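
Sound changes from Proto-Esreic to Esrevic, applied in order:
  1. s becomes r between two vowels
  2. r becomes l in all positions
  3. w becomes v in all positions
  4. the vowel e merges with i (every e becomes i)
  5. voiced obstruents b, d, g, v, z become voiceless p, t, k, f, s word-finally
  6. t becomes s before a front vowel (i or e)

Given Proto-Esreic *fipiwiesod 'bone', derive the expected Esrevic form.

fipiviilot

Esrevic: *fipiwiesod
  fipiwiesod → fipiwierod   [rhotacism]
  fipiwierod → fipiwielod   [unconditioned shift]
  fipiwielod → fipivielod   [unconditioned shift]
  fipivielod → fipiviilod   [vowel merger]
  fipiviilod → fipiviilot   [final devoicing]
  fipiviilot (rule 6 does not apply)
  giving Esrevic fipiviilot.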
#####
● **PROBLEM DESCRIPTION**
Produce verbatim the lines starting at the one with "4. the vowel" and ending at the last line of the material, both ends included. Add no other line.

● **ANSWER SPACE**
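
  4. the vowel e merges with i (every e becomes i)
  5. voiced obstruents b, d, g, v, z become voiceless p, t, k, f, s word-finally
  6. t becomes s before a front vowel (i or e)

Given Proto-Esreic *fipiwiesod 'bone', derive the expected Esrevic form.

fipiviilot

Esrevic: *fipiwiesod
  fipiwiesod → fipiwierod   [rhotacism]
  fipiwierod → fipiwielod   [unconditioned shift]
  fipiwielod → fipivielod   [unconditioned shift]
  fipivielod → fipiviilod   [vowel merger]
  fipiviilod → fipiviilot   [final devoicing]
  fipiviilot (rule 6 does not apply)
  giving Esrevic fipiviilot.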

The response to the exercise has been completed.